- What you have to do
How many lines in the data below contain the word "Consider"? State only the number.

- Collected data
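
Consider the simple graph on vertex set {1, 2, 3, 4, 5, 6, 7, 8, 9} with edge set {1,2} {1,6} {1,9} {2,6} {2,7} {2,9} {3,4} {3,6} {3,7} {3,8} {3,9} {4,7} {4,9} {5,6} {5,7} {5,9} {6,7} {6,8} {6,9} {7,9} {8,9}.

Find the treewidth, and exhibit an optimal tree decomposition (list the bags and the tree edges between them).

Treewidth 3.
Bags: B1 = {3, 6, 7, 9}  B2 = {2, 6, 7, 9}  B3 = {5, 6, 7, 9}  B4 = {3, 4, 7, 9}  B5 = {3, 6, 8, 9}  B6 = {1, 2, 6, 9}
Tree: B1–B2, B1–B3, B1–B4, B1–B5, B2–B6

The largest bag has 4 vertices, giving width 3; this decomposition certifies tw(G) ≤ 3. For the lower bound, the 4 vertices {3, 4, 7, 9} are pairwise adjacent, and any tree decomposition puts a clique entirely inside one bag — forcing width ≥ 3. Combining the bounds, tw(G) = 3.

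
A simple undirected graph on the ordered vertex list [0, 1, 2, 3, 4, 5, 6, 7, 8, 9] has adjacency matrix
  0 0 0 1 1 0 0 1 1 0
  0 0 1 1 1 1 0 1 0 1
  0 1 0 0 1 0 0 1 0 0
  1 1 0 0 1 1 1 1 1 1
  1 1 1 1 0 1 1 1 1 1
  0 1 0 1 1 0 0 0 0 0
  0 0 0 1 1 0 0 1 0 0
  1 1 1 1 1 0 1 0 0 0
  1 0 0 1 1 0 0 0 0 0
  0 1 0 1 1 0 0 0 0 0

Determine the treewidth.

A width-3 tree decomposition is:
Bags: B1 = {1, 3, 4, 5}  B2 = {1, 3, 4, 7}  B3 = {0, 3, 4, 7}  B4 = {1, 3, 4, 9}  B5 = {0, 3, 4, 8}  B6 = {1, 2, 4, 7}  B7 = {3, 4, 6, 7}
Tree: B1–B2, B2–B3, B2–B4, B3–B5, B2–B6, B2–B7
The largest bag has 4 vertices, giving width 3; this decomposition certifies tw(G) ≤ 3. For the lower bound, the 4 vertices {1, 2, 4, 7} are pairwise adjacent, and any tree decomposition puts a clique entirely inside one bag — forcing width ≥ 3. Therefore the treewidth is 3.

3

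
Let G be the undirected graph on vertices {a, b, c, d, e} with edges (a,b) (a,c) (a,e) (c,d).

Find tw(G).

1

A width-1 tree decomposition is:
Bags: B1 = {a, c}  B2 = {a, e}  B3 = {c, d}  B4 = {a, b}
Tree: B1–B2, B1–B3, B2–B4
Every bag has size at most 2, so the width is 2 − 1 = 1 and tw(G) ≤ 1. G has an edge, so its treewidth is at least 1. Hence tw(G) = 1 exactly.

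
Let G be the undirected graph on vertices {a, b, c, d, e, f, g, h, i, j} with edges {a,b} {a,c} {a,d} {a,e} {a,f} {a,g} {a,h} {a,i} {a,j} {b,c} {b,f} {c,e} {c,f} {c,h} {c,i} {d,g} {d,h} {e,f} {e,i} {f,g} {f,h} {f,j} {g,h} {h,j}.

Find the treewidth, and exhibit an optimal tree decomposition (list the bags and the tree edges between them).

Treewidth 3.
Bags: B1 = {a, b, c, f}  B2 = {a, c, f, h}  B3 = {a, f, h, j}  B4 = {a, c, e, f}  B5 = {a, c, e, i}  B6 = {a, f, g, h}  B7 = {a, d, g, h}
Tree: B1–B2, B2–B3, B1–B4, B4–B5, B2–B6, B6–B7

Every bag has size at most 4, so the width is 4 − 1 = 3 and tw(G) ≤ 3. On the other hand G contains the 4-clique {a, d, g, h}. A clique must lie in a single bag of any decomposition, so no decomposition can have width below 3. Hence tw(G) = 3 exactly.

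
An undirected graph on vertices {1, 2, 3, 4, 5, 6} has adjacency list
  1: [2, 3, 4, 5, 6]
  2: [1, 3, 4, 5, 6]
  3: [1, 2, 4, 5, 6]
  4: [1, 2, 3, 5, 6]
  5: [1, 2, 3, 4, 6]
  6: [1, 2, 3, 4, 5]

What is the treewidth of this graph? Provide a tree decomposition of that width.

With just one bag of size 6, the width is 6 − 1 = 5, so tw(G) ≤ 5. Conversely, {1, 2, 3, 4, 5, 6} is a clique of size 6, and the vertices of any clique must share a bag in every tree decomposition; so some bag has ≥ 6 vertices and tw(G) ≥ 5. Combining the bounds, tw(G) = 5.

Treewidth 5.
Bags: B1 = {1, 2, 3, 4, 5, 6}
Tree: (single bag)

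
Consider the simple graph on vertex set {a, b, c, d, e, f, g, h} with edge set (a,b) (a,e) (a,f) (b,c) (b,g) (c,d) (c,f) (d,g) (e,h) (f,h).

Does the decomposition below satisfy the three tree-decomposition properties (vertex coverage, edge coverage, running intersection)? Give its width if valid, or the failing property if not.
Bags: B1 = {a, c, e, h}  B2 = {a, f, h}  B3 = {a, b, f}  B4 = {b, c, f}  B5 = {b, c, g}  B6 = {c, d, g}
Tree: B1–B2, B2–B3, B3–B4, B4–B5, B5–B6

No — bags containing vertex c are not connected in the tree.

A tree decomposition must satisfy three properties: every vertex lies in some bag; for every edge, both endpoints lie together in some bag; and for every vertex, the bags containing it form a connected subtree. Here bags containing vertex c are not connected in the tree, so the decomposition is invalid.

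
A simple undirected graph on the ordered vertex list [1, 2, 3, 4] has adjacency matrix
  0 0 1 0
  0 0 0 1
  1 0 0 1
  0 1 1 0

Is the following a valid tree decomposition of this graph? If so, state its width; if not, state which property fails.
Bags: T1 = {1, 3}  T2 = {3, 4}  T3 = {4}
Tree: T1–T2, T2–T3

A tree decomposition must satisfy three properties: every vertex lies in some bag; for every edge, both endpoints lie together in some bag; and for every vertex, the bags containing it form a connected subtree. Here vertex 2 appears in no bag, so the decomposition is invalid.

No — vertex 2 appears in no bag.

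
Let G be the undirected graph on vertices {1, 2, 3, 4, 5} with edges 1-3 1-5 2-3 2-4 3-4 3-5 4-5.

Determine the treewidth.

A width-2 tree decomposition is:
Bags: B1 = {2, 3, 4}  B2 = {3, 4, 5}  B3 = {1, 3, 5}
Tree: B1–B2, B2–B3
The largest bag has 3 vertices, giving width 2; this decomposition certifies tw(G) ≤ 2. For the lower bound, the 3 vertices {1, 3, 5} are pairwise adjacent, and any tree decomposition puts a clique entirely inside one bag — forcing width ≥ 2. Therefore the treewidth is 2.

2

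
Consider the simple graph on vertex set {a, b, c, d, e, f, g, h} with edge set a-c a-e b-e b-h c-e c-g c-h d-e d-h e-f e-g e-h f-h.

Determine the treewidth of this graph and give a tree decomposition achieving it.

The largest bag has 3 vertices, giving width 2; this decomposition certifies tw(G) ≤ 2. For the lower bound, the 3 vertices {c, e, g} are pairwise adjacent, and any tree decomposition puts a clique entirely inside one bag — forcing width ≥ 2. Combining the bounds, tw(G) = 2.

Treewidth 2.
One optimal decomposition is:
Bags: B1 = {c, e, h}  B2 = {d, e, h}  B3 = {a, c, e}  B4 = {c, e, g}  B5 = {e, f, h}  B6 = {b, e, h}
Tree: B1–B2, B1–B3, B3–B4, B2–B5, B5–B6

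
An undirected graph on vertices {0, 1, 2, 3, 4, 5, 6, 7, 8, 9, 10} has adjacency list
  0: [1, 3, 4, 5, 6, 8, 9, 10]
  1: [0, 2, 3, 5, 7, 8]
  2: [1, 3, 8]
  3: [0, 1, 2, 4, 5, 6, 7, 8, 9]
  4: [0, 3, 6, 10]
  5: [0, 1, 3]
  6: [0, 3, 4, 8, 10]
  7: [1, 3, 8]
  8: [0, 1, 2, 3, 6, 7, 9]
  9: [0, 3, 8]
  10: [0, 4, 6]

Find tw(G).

3

A width-3 tree decomposition is:
Bags: B1 = {0, 3, 6, 8}  B2 = {0, 1, 3, 8}  B3 = {0, 3, 8, 9}  B4 = {1, 3, 7, 8}  B5 = {0, 3, 4, 6}  B6 = {1, 2, 3, 8}  B7 = {0, 4, 6, 10}  B8 = {0, 1, 3, 5}
Tree: B1–B2, B1–B3, B2–B4, B1–B5, B4–B6, B5–B7, B2–B8
The largest bag has 4 vertices, giving width 3; this decomposition certifies tw(G) ≤ 3. Conversely, {0, 4, 6, 10} is a clique of size 4, and the vertices of any clique must share a bag in every tree decomposition; so some bag has ≥ 4 vertices and tw(G) ≥ 3. Hence tw(G) = 3 exactly.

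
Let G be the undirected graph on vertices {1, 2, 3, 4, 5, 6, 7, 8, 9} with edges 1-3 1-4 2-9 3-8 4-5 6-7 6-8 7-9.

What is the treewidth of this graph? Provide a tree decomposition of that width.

Each bag holds 2 vertices, so the decomposition has width 1, which upper-bounds the treewidth. G has an edge, so its treewidth is at least 1. Combining the bounds, tw(G) = 1.

Treewidth 1.
One such decomposition:
Bags: B1 = {4, 5}  B2 = {1, 4}  B3 = {1, 3}  B4 = {3, 8}  B5 = {6, 8}  B6 = {6, 7}  B7 = {7, 9}  B8 = {2, 9}
Tree: B1–B2, B2–B3, B3–B4, B4–B5, B5–B6, B6–B7, B7–B8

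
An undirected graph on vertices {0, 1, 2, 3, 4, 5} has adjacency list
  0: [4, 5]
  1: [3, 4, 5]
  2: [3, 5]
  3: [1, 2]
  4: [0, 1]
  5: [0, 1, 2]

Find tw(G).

2

A width-2 tree decomposition is:
Bags: B1 = {1, 2, 3}  B2 = {1, 2, 5}  B3 = {1, 4, 5}  B4 = {0, 4, 5}
Tree: B1–B2, B2–B3, B3–B4
Every bag has size at most 3, so the width is 3 − 1 = 2 and tw(G) ≤ 2. Since 3–2–5–1–3 is a cycle in G, G is not acyclic. Forests are exactly the graphs of treewidth ≤ 1, so tw(G) ≥ 2. Combining the bounds, tw(G) = 2.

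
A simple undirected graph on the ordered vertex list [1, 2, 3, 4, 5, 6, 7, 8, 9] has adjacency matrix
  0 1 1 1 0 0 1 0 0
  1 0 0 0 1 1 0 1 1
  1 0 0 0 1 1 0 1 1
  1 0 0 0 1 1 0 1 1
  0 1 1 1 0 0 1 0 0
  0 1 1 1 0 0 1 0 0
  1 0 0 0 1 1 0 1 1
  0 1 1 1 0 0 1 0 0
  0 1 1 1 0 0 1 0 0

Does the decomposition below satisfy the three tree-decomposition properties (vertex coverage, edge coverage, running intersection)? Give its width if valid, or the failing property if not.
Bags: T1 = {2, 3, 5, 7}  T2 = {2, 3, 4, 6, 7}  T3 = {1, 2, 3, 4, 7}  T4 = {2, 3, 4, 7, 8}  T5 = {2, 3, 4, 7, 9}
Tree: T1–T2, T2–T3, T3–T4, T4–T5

No — edge (4,5) lies in no bag.

A tree decomposition must satisfy three properties: every vertex lies in some bag; for every edge, both endpoints lie together in some bag; and for every vertex, the bags containing it form a connected subtree. Here edge (4,5) lies in no bag, so the decomposition is invalid.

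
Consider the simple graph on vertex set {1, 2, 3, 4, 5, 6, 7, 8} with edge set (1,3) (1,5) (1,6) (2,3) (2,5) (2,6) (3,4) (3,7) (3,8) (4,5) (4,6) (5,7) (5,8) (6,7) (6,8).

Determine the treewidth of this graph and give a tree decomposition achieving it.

Every bag has size at most 4, so the width is 4 − 1 = 3 and tw(G) ≤ 3. For the lower bound: the 4 vertex sets {3,8}, {1,5}, {6}, {2} are disjoint, each induces a connected subgraph, and every pair is joined by at least one edge of G. Contracting each set to a single vertex therefore yields K_{4} as a minor, and since treewidth is minor-monotone, tw(G) ≥ tw(K_{4}) = 3. The upper and lower bounds meet at 3, so that is the treewidth.

Treewidth 3.
One such decomposition:
Bags: B1 = {3, 5, 6, 8}  B2 = {1, 3, 5, 6}  B3 = {2, 3, 5, 6}  B4 = {3, 5, 6, 7}  B5 = {3, 4, 5, 6}
Tree: B1–B2, B2–B3, B3–B4, B4–B5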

- Solution for this problem
4